■ What you need to do ■
Look through the listing below and report how many lines contain "none", as a bare number.

■ Data shown ■

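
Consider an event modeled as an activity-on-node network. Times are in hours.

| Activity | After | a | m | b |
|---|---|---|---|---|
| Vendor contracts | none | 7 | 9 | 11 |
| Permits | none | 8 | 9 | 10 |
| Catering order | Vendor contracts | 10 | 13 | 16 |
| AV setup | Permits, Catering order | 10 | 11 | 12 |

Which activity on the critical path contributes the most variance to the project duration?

Catering order

te_Vendor contracts = (7 + 4·9 + 11)/6 = 54/6 = 9; σ²_Vendor contracts = ((11−7)/6)² = 0.444
te_Permits = (8 + 4·9 + 10)/6 = 54/6 = 9; σ²_Permits = ((10−8)/6)² = 0.111
te_Catering order = (10 + 4·13 + 16)/6 = 78/6 = 13; σ²_Catering order = ((16−10)/6)² = 1.000
te_AV setup = (10 + 4·11 + 12)/6 = 66/6 = 11; σ²_AV setup = ((12−10)/6)² = 0.111

Forward pass:
ES_Vendor contracts = 0; EF_Vendor contracts = 9
ES_Permits = 0; EF_Permits = 9
ES_Catering order = 9; EF_Catering order = 9+13 = 22
ES_AV setup = max(EF_Permits=9, EF_Catering order=22) = 22; EF_AV setup = 22+11 = 33
Expected project duration μ = 33 hours. Critical path: Vendor contracts → Catering order → AV setup.

Variances on critical path: σ²_Vendor contracts=0.444, σ²_Catering order=1.000, σ²_AV setup=0.111.
Largest is σ²_Catering order = 1.000.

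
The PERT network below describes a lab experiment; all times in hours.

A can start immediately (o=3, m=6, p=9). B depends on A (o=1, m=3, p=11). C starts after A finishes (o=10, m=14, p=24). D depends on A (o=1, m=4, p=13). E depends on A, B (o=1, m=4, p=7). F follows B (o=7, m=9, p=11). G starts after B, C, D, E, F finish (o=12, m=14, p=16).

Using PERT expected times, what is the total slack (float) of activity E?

te_A = (3 + 4·6 + 9)/6 = 36/6 = 6
te_B = (1 + 4·3 + 11)/6 = 24/6 = 4
te_C = (10 + 4·14 + 24)/6 = 90/6 = 15
te_D = (1 + 4·4 + 13)/6 = 30/6 = 5
te_E = (1 + 4·4 + 7)/6 = 24/6 = 4
te_F = (7 + 4·9 + 11)/6 = 54/6 = 9
te_G = (12 + 4·14 + 16)/6 = 84/6 = 14

Forward pass:
ES_A = 0; EF_A = 6
ES_B = 6; EF_B = 6+4 = 10
ES_C = 6; EF_C = 6+15 = 21
ES_D = 6; EF_D = 6+5 = 11
ES_E = max(EF_A=6, EF_B=10) = 10; EF_E = 10+4 = 14
ES_F = 10; EF_F = 10+9 = 19
ES_G = max(EF_B=10, EF_C=21, EF_D=11, EF_E=14, EF_F=19) = 21; EF_G = 21+14 = 35
Expected project duration μ = 35 hours. Critical path: A → C → G.

Backward pass:
LF_G = 35; LS_G = 35−14 = 21
LF_F = LS_G = 21; LS_F = 21−9 = 12
LF_E = LS_G = 21; LS_E = 21−4 = 17
LF_D = LS_G = 21; LS_D = 21−5 = 16
LF_C = LS_G = 21; LS_C = 21−15 = 6
LF_B = min(LS_E=17, LS_F=12, LS_G=21) = 12; LS_B = 12−4 = 8
LF_A = min(LS_B=8, LS_C=6, LS_D=16, LS_E=17) = 6; LS_A = 6−6 = 0
Slack_E = LS_E − ES_E = 17 − 10 = 7

7 hours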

■ Your solution ■
2